**What you will do**
With the line containing "A stratified design" as the first and the final line of the entries as the last, repeat exactly the lines in that span, including both.

**Exercise material**
⁂

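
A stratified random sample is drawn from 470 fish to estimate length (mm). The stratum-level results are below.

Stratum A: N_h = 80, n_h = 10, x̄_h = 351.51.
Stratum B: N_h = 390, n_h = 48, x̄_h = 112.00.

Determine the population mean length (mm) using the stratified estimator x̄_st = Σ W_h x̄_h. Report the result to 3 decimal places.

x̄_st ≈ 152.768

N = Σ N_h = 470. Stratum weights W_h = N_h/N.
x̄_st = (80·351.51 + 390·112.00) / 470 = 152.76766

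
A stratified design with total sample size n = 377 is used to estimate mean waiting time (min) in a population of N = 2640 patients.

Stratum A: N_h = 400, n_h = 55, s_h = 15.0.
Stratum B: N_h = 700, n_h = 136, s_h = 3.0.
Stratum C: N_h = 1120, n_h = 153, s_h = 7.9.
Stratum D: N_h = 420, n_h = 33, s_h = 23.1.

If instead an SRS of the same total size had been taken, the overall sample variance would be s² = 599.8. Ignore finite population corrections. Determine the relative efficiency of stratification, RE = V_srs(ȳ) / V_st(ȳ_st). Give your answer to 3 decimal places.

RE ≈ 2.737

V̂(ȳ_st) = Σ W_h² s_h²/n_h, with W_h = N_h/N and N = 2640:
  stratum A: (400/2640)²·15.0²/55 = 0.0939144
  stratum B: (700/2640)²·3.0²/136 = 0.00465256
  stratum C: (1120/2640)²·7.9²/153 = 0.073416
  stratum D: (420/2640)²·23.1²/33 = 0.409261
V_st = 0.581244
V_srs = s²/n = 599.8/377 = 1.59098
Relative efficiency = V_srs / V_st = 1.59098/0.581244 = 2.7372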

⁂

**Task solution**
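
A stratified design with total sample size n = 377 is used to estimate mean waiting time (min) in a population of N = 2640 patients.

Stratum A: N_h = 400, n_h = 55, s_h = 15.0.
Stratum B: N_h = 700, n_h = 136, s_h = 3.0.
Stratum C: N_h = 1120, n_h = 153, s_h = 7.9.
Stratum D: N_h = 420, n_h = 33, s_h = 23.1.

If instead an SRS of the same total size had been taken, the overall sample variance would be s² = 599.8. Ignore finite population corrections. Determine the relative efficiency of stratification, RE = V_srs(ȳ) / V_st(ȳ_st). Give your answer to 3 decimal places.

RE ≈ 2.737

V̂(ȳ_st) = Σ W_h² s_h²/n_h, with W_h = N_h/N and N = 2640:
  stratum A: (400/2640)²·15.0²/55 = 0.0939144
  stratum B: (700/2640)²·3.0²/136 = 0.00465256
  stratum C: (1120/2640)²·7.9²/153 = 0.073416
  stratum D: (420/2640)²·23.1²/33 = 0.409261
V_st = 0.581244
V_srs = s²/n = 599.8/377 = 1.59098
Relative efficiency = V_srs / V_st = 1.59098/0.581244 = 2.7372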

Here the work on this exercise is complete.